Collected data
= = = = =
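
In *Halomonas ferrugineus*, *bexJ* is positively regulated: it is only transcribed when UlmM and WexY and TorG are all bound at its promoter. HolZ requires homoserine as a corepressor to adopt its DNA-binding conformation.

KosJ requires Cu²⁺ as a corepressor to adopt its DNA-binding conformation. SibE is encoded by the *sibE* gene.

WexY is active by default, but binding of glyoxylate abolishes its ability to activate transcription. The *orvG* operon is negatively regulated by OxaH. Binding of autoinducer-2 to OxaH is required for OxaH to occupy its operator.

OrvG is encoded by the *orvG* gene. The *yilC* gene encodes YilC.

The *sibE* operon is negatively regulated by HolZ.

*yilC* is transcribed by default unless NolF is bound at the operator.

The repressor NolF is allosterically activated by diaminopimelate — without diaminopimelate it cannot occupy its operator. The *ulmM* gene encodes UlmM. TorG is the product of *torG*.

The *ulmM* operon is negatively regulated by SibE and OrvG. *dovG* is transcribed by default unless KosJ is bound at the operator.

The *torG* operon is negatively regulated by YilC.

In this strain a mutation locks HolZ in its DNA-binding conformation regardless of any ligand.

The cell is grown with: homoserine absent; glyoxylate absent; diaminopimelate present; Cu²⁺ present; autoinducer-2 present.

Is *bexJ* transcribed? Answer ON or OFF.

ON

HolZ is constitutively active in this strain.
With repressor HolZ bound, *sibE* is not transcribed.
So SibE is not produced.
Autoinducer-2 is present, so OxaH is active.
With repressor OxaH bound, *orvG* is not transcribed.
So OrvG is not produced.
With no repressor bound, *ulmM* is transcribed.
So UlmM is produced and active.
Glyoxylate is absent, so WexY is active.
Diaminopimelate is present, so NolF is active.
With repressor NolF bound, *yilC* is not transcribed.
So YilC is not produced.
With no repressor bound, *torG* is transcribed.
So TorG is produced and active.
No repressor is bound and UlmM and WexY and TorG are active, so *bexJ* is transcribed.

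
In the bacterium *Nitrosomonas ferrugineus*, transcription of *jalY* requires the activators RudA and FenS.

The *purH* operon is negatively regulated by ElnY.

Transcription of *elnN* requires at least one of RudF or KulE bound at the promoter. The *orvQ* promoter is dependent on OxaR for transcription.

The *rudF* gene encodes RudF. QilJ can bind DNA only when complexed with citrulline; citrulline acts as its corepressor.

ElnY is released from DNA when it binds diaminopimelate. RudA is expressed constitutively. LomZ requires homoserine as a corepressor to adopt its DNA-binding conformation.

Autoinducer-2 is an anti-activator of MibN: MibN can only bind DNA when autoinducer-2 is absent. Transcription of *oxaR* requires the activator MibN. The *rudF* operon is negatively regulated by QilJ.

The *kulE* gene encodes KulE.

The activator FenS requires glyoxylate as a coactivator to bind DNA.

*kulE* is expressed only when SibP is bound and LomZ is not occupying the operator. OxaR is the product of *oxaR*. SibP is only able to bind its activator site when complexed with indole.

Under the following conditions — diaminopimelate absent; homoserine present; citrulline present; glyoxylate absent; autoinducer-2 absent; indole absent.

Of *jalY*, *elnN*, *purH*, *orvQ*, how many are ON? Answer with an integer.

1

RudA is produced constitutively and is active.
Glyoxylate is absent, so FenS is inactive.
Required activator FenS is absent, so *jalY* is not transcribed.
→ *jalY* is OFF.
Citrulline is present, so QilJ is active.
With repressor QilJ bound, *rudF* is not transcribed.
So RudF is not produced.
Indole is absent, so SibP is inactive.
Homoserine is present, so LomZ is active.
With repressor LomZ bound, *kulE* is not transcribed.
So KulE is not produced.
No activator is available at the *elnN* promoter, so *elnN* is not transcribed.
→ *elnN* is OFF.
Diaminopimelate is absent, so ElnY is active.
With repressor ElnY bound, *purH* is not transcribed.
→ *purH* is OFF.
Autoinducer-2 is absent, so MibN is active.
No repressor is bound and MibN is active, so *oxaR* is transcribed.
So OxaR is produced and active.
No repressor is bound and OxaR is active, so *orvQ* is transcribed.
→ *orvQ* is ON.
1 of the 4 genes is transcribed.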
= = = = =
About this exercise >>
Among the lines above, repeat exactly those from the line with "The repressor NolF" to the line with "The cell is", counting both ends.

Answer to the problem >>
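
The repressor NolF is allosterically activated by diaminopimelate — without diaminopimelate it cannot occupy its operator. The *ulmM* gene encodes UlmM. TorG is the product of *torG*.

The *ulmM* operon is negatively regulated by SibE and OrvG. *dovG* is transcribed by default unless KosJ is bound at the operator.

The *torG* operon is negatively regulated by YilC.

In this strain a mutation locks HolZ in its DNA-binding conformation regardless of any ligand.

The cell is grown with: homoserine absent; glyoxylate absent; diaminopimelate present; Cu²⁺ present; autoinducer-2 present.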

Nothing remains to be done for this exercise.